WHAT NEEDS TO BE DONE
Using the listing below, show all lines that hold the word "runs".

DATA IN THIS EXERCISE
== Segment start ==
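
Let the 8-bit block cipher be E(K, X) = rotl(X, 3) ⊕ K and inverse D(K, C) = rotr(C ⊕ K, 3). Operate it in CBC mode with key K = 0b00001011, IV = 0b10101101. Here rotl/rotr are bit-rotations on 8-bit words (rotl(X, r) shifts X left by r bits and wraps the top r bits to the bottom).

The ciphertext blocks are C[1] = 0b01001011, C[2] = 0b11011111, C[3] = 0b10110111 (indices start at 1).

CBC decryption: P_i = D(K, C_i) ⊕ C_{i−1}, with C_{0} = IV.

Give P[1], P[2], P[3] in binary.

P[1]: D(K, 0b01001011) = 0b00001000; 0b00001000 ⊕ 0b10101101 = 0b10100101.
P[2]: D(K, 0b11011111) = 0b10011010; 0b10011010 ⊕ 0b01001011 = 0b11010001.
P[3]: D(K, 0b10110111) = 0b10010111; 0b10010111 ⊕ 0b11011111 = 0b01001000.

P[1] = 0b10100101, P[2] = 0b11010001, P[3] = 0b01001000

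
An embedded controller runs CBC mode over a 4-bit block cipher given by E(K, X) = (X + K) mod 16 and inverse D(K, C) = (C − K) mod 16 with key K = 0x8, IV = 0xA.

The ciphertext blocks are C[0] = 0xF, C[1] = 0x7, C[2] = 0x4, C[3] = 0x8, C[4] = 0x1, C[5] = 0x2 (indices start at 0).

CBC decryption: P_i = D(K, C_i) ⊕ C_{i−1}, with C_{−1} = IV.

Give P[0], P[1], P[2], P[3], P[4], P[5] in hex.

P[0] = 0xD, P[1] = 0x0, P[2] = 0xB, P[3] = 0x4, P[4] = 0x1, P[5] = 0xB

P[0]: D(K, 0xF) = 0x7; 0x7 ⊕ 0xA = 0xD.
P[1]: D(K, 0x7) = 0xF; 0xF ⊕ 0xF = 0x0.
P[2]: D(K, 0x4) = 0xC; 0xC ⊕ 0x7 = 0xB.
P[3]: D(K, 0x8) = 0x0; 0x0 ⊕ 0x4 = 0x4.
P[4]: D(K, 0x1) = 0x9; 0x9 ⊕ 0x8 = 0x1.
P[5]: D(K, 0x2) = 0xA; 0xA ⊕ 0x1 = 0xB.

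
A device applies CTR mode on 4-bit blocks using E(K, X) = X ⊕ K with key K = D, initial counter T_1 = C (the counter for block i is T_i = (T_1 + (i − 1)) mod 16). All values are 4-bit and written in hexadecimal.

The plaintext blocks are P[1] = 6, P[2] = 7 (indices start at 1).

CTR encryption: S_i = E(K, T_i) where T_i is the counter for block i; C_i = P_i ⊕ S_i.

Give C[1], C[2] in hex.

C[1] = 7, C[2] = 7

C[1]: T = C, S = E(K, T) = 1; 6 ⊕ 1 = 7.
C[2]: T = D, S = E(K, T) = 0; 7 ⊕ 0 = 7.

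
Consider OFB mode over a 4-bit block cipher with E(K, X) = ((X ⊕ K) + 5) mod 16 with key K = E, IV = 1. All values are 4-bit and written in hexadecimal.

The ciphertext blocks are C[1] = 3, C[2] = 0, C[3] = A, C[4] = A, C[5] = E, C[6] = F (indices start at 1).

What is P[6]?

P[6] = 4

OFB decryption: S_i = E(K, S_{i−1}) with S_{0} = IV; P_i = C_i ⊕ S_i.
P[1]: S = E(K, 1) = 4; 3 ⊕ 4 = 7.
P[2]: S = E(K, 4) = F; 0 ⊕ F = F.
P[3]: S = E(K, F) = 6; A ⊕ 6 = C.
P[4]: S = E(K, 6) = D; A ⊕ D = 7.
P[5]: S = E(K, D) = 8; E ⊕ 8 = 6.
P[6]: S = E(K, 8) = B; F ⊕ B = 4.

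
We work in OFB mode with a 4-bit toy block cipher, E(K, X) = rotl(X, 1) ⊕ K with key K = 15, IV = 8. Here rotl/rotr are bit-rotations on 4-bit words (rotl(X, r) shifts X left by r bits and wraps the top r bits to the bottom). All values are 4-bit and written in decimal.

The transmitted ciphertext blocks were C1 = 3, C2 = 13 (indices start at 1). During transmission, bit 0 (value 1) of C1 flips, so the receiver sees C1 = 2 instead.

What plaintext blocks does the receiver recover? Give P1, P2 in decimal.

P1 = 12, P2 = 15

OFB decryption: S_i = E(K, S_{i−1}) with S_{0} = IV; P_i = C_i ⊕ S_i.
Only C1 changed, to 2. In OFB, a change in C_i flips the same bit in P_i only; the keystream is unaffected. Decrypting the received ciphertext:
P1: S = E(K, 8) = 14; 2 ⊕ 14 = 12.
P2: S = E(K, 14) = 2; 13 ⊕ 2 = 15.
Blocks that differ from the original plaintext: P1.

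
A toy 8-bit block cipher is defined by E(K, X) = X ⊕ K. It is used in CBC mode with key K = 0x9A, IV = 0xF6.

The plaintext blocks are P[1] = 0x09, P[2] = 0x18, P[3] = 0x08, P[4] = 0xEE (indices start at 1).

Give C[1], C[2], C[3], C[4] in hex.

CBC encryption: C_i = E(K, P_i ⊕ C_{i−1}), with C_{0} = IV.
C[1]: P[1] ⊕ 0xF6 = 0xFF; E(K, 0xFF) = 0x65.
C[2]: P[2] ⊕ 0x65 = 0x7D; E(K, 0x7D) = 0xE7.
C[3]: P[3] ⊕ 0xE7 = 0xEF; E(K, 0xEF) = 0x75.
C[4]: P[4] ⊕ 0x75 = 0x9B; E(K, 0x9B) = 0x01.

C[1] = 0x65, C[2] = 0xE7, C[3] = 0x75, C[4] = 0x01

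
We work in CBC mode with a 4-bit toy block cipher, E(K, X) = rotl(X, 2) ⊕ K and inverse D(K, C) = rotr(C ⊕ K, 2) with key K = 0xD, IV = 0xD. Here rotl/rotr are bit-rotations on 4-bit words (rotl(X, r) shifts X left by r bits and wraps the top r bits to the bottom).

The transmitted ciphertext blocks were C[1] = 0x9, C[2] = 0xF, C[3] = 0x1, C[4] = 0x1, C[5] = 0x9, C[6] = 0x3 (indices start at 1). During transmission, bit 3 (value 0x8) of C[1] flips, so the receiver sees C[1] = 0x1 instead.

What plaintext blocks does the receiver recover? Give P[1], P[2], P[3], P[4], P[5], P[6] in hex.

P[1] = 0xE, P[2] = 0x9, P[3] = 0xC, P[4] = 0x2, P[5] = 0x0, P[6] = 0x2

CBC decryption: P_i = D(K, C_i) ⊕ C_{i−1}, with C_{0} = IV.
Only C[1] changed, to 0x1. In CBC, a change in C_i garbles P_i and flips the same bit in P_{i+1}. Decrypting the received ciphertext:
P[1]: D(K, 0x1) = 0x3; 0x3 ⊕ 0xD = 0xE.
P[2]: D(K, 0xF) = 0x8; 0x8 ⊕ 0x1 = 0x9.
P[3]: D(K, 0x1) = 0x3; 0x3 ⊕ 0xF = 0xC.
P[4]: D(K, 0x1) = 0x3; 0x3 ⊕ 0x1 = 0x2.
P[5]: D(K, 0x9) = 0x1; 0x1 ⊕ 0x1 = 0x0.
P[6]: D(K, 0x3) = 0xB; 0xB ⊕ 0x9 = 0x2.
Blocks that differ from the original plaintext: P[1], P[2].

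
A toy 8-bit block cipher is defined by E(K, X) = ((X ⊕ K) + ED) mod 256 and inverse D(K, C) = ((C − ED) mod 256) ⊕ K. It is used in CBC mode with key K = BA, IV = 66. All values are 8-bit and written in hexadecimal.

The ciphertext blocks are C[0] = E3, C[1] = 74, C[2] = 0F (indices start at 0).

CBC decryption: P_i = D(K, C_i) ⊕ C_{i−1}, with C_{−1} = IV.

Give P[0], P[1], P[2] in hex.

P[0] = 2A, P[1] = DE, P[2] = EC

P[0]: D(K, E3) = 4C; 4C ⊕ 66 = 2A.
P[1]: D(K, 74) = 3D; 3D ⊕ E3 = DE.
P[2]: D(K, 0F) = 98; 98 ⊕ 74 = EC.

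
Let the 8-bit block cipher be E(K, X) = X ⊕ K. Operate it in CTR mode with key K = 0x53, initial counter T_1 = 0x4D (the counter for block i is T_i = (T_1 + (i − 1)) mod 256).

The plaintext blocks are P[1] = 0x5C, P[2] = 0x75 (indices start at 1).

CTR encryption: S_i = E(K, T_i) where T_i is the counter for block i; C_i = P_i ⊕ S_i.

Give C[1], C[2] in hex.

C[1] = 0x42, C[2] = 0x68

C[1]: T = 0x4D, S = E(K, T) = 0x1E; 0x5C ⊕ 0x1E = 0x42.
C[2]: T = 0x4E, S = E(K, T) = 0x1D; 0x75 ⊕ 0x1D = 0x68.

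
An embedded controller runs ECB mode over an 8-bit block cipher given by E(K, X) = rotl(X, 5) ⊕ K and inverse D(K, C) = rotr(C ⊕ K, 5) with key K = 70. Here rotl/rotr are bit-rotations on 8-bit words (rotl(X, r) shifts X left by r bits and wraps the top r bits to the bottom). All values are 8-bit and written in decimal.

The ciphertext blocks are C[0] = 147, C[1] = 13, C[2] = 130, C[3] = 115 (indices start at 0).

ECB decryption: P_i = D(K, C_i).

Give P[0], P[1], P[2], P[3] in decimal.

P[0] = 174, P[1] = 90, P[2] = 38, P[3] = 169

P[0]: D(K, 147) = 174.
P[1]: D(K, 13) = 90.
P[2]: D(K, 130) = 38.
P[3]: D(K, 115) = 169.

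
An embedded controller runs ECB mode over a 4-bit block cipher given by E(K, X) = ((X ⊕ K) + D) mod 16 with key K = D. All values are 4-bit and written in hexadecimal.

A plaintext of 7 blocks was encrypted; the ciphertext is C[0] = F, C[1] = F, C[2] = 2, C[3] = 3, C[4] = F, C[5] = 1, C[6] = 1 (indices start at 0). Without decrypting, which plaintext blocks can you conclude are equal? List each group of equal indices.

ECB encrypts each block independently with the same key, so equal ciphertext blocks imply equal plaintext blocks.
C[0] = C[1] = C[4] = F, so P[0] = P[1] = P[4].
C[5] = C[6] = 1, so P[5] = P[6].

P[0] = P[1] = P[4]; P[5] = P[6]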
== Segment end ==
EXERCISE RESPONSE
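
An embedded controller runs CBC mode over a 4-bit block cipher given by E(K, X) = (X + K) mod 16 and inverse D(K, C) = (C − K) mod 16 with key K = 0x8, IV = 0xA.
An embedded controller runs ECB mode over an 8-bit block cipher given by E(K, X) = rotl(X, 5) ⊕ K and inverse D(K, C) = rotr(C ⊕ K, 5) with key K = 70. Here rotl/rotr are bit-rotations on 8-bit words (rotl(X, r) shifts X left by r bits and wraps the top r bits to the bottom). All values are 8-bit and written in decimal.
An embedded controller runs ECB mode over a 4-bit block cipher given by E(K, X) = ((X ⊕ K) + D) mod 16 with key K = D. All values are 4-bit and written in hexadecimal.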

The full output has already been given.